[Work to be completed] Reproduce exactly the lines from the line containing "4 rules, each" through the end of the records below, including both ends, and nothing else.

Dataset excerpts
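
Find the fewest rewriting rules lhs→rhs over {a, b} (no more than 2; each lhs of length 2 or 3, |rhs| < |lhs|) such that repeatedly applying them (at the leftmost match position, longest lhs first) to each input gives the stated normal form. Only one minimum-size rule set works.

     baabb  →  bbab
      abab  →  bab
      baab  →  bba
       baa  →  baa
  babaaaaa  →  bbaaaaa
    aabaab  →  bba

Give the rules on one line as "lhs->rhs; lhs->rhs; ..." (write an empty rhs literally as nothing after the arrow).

  | baabb => bbab
  | abab => bab
  | baab => bba
  | baa

aab->ba; aba->ba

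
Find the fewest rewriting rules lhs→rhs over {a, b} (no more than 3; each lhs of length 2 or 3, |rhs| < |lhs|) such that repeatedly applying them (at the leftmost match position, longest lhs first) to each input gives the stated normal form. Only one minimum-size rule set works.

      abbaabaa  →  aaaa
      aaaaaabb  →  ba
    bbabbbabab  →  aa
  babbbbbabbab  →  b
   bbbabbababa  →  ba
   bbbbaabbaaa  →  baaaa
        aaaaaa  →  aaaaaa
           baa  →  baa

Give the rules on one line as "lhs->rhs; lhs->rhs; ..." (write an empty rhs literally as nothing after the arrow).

aab->ba; ab->; bb->a

  | abbaabaa => baabaa => bbaaa => aaaa
  | aaaaaabb => aaaabab => aabaab => baaab => baba => ba
  | bbabbbabab => aabbbabab => babbabab => bbabab => aabab => baab => bba => aa
  | babbbbbabbab => bbbbbabbab => abbbabbab => bbabbab => aabbab => babab => bab => b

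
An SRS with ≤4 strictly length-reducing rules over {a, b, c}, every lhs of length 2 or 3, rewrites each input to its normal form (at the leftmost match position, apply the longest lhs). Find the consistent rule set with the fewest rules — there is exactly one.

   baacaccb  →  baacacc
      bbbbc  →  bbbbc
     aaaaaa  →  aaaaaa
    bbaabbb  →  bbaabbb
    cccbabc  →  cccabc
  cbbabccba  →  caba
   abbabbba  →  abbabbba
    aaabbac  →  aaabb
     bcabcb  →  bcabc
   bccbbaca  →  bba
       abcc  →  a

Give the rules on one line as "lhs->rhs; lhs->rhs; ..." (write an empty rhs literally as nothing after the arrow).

bac->b; bcc->; cb->c

  | baacaccb => baacacc
  | bbbbc
  | aaaaaa
  | bbaabbb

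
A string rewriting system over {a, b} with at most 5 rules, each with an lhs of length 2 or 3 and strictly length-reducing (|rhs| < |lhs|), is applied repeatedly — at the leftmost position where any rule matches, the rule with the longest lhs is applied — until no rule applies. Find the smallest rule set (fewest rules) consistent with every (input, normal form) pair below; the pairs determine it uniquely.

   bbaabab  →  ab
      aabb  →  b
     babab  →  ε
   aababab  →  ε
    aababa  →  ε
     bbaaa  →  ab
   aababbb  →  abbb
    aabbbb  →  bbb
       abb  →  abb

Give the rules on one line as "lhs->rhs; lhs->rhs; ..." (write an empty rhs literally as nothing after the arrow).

  | bbaabab => baabab => aabab => ab
  | aabb => b
  | babab => abab => aab => ε
  | aababab => abab => aab => ε

aa->; aaa->ab; aab->; ba->a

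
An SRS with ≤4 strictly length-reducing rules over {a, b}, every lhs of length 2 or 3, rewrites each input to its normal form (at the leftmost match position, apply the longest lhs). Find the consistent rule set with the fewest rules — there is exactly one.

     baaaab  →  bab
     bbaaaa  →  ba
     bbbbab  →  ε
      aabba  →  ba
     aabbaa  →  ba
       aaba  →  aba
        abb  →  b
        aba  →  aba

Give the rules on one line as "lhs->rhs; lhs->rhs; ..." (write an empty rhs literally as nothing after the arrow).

  | baaaab => baaab => baab => bab
  | bbaaaa => baaa => baa => ba
  | bbbbab => bbab => bb => ε
  | aabba => abba => ba

aa->a; abb->b; bb->; bba->b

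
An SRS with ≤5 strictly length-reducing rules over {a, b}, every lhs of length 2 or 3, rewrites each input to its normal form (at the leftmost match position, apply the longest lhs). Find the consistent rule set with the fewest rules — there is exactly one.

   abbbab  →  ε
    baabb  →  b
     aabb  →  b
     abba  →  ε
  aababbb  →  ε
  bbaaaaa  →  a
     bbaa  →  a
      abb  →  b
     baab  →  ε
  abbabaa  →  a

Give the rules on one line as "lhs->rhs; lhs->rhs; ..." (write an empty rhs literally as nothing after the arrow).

  | abbbab => bbab => ab => ε
  | baabb => abb => b
  | aabb => abb => b
  | abba => ba => ε

aa->a; ab->; ba->; bb->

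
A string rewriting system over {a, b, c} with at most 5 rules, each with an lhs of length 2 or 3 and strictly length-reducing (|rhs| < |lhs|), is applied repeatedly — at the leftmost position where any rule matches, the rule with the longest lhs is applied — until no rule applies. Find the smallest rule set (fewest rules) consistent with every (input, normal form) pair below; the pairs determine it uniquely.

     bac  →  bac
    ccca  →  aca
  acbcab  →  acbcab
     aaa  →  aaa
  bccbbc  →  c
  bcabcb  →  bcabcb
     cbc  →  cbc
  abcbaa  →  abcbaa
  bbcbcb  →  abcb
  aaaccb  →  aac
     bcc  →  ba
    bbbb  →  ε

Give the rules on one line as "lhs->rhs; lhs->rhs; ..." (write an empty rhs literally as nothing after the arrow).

  | bac
  | ccca => aca
  | acbcab
  | aaa

acc->b; bb->c; cbb->; cc->a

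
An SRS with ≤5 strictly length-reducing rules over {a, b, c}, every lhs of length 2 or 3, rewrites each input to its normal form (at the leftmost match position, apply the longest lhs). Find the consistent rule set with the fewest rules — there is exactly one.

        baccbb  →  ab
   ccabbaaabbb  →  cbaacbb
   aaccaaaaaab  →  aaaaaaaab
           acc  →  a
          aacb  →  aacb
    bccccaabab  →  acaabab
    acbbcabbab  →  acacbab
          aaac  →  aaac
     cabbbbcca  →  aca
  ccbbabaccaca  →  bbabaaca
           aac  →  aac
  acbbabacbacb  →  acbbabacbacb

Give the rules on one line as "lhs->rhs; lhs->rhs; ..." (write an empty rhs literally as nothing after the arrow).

abb->cb; bbc->bc; bc->a; cc->

  | baccbb => babb => bcb => ab
  | ccabbaaabbb => abbaaabbb => cbaaabbb => cbaacbb
  | aaccaaaaaab => aaaaaaaab
  | acc => a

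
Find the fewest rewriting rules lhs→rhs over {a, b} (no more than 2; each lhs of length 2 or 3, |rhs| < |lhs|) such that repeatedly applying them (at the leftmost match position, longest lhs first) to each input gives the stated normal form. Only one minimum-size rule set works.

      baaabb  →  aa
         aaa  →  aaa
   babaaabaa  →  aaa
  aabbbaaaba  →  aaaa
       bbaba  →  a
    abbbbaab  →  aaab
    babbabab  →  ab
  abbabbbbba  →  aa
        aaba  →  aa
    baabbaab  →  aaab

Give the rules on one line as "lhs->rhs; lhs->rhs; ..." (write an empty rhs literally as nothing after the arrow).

ba->; bb->

  | baaabb => aabb => aa
  | aaa
  | babaaabaa => baaabaa => aabaa => aaa
  | aabbbaaaba => aabaaaba => aaaaba => aaaa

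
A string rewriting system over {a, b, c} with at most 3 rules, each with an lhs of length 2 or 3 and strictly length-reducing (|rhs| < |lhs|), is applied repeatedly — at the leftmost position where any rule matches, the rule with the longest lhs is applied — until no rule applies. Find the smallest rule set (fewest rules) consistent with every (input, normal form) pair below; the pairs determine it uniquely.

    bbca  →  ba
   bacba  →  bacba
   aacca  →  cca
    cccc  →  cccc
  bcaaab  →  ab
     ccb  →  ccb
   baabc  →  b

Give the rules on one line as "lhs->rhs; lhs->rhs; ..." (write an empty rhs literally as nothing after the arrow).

aa->; bc->

  | bbca => ba
  | bacba
  | aacca => cca
  | cccc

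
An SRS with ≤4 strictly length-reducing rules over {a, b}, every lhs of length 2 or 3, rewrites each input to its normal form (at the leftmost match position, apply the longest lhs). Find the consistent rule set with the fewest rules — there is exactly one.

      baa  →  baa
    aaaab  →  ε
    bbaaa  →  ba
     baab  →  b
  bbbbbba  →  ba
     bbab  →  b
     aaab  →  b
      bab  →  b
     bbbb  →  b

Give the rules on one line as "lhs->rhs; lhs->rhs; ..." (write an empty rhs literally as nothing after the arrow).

aaa->a; aab->; ab->b; bb->b

  | baa
  | aaaab => aab => ε
  | bbaaa => baaa => ba
  | baab => b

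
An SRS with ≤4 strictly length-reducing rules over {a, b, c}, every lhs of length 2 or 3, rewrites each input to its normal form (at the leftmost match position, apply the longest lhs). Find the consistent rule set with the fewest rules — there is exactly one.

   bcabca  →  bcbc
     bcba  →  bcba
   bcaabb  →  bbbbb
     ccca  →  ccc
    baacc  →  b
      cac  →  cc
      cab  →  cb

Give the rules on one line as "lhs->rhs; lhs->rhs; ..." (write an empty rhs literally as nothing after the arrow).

ac->; ca->c; caa->bb

  | bcabca => bcbca => bcbc
  | bcba
  | bcaabb => bbbbb
  | ccca => ccc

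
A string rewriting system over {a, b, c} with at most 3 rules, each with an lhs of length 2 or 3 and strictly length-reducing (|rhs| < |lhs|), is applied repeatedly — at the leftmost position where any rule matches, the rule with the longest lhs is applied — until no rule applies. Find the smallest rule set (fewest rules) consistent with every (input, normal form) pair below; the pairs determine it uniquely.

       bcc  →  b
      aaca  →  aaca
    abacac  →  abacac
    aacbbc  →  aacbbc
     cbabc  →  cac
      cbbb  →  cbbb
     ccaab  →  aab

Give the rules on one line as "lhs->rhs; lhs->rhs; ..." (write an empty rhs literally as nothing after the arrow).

  | bcc => b
  | aaca
  | abacac
  | aacbbc

bab->a; cc->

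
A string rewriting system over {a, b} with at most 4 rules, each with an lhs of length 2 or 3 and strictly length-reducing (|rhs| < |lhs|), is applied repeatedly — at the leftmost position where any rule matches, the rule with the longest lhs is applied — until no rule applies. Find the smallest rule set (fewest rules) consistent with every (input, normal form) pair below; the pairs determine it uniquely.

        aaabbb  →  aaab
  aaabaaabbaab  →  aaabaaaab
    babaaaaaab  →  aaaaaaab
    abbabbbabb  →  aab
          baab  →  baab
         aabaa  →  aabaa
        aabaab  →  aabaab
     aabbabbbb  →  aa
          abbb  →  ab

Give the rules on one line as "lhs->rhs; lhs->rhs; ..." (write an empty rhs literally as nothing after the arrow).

bab->a; bb->; bba->

  | aaabbb => aaab
  | aaabaaabbaab => aaabaaaab
  | babaaaaaab => aaaaaaab
  | abbabbbabb => abbbabb => ababb => aab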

[Exercise response]
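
A string rewriting system over {a, b} with at most 4 rules, each with an lhs of length 2 or 3 and strictly length-reducing (|rhs| < |lhs|), is applied repeatedly — at the leftmost position where any rule matches, the rule with the longest lhs is applied — until no rule applies. Find the smallest rule set (fewest rules) consistent with every (input, normal form) pair below; the pairs determine it uniquely.

        aaabbb  →  aaab
  aaabaaabbaab  →  aaabaaaab
    babaaaaaab  →  aaaaaaab
    abbabbbabb  →  aab
          baab  →  baab
         aabaa  →  aabaa
        aabaab  →  aabaab
     aabbabbbb  →  aa
          abbb  →  ab

Give the rules on one line as "lhs->rhs; lhs->rhs; ..." (write an empty rhs literally as nothing after the arrow).

bab->a; bb->; bba->

  | aaabbb => aaab
  | aaabaaabbaab => aaabaaaab
  | babaaaaaab => aaaaaaab
  | abbabbbabb => abbbabb => ababb => aab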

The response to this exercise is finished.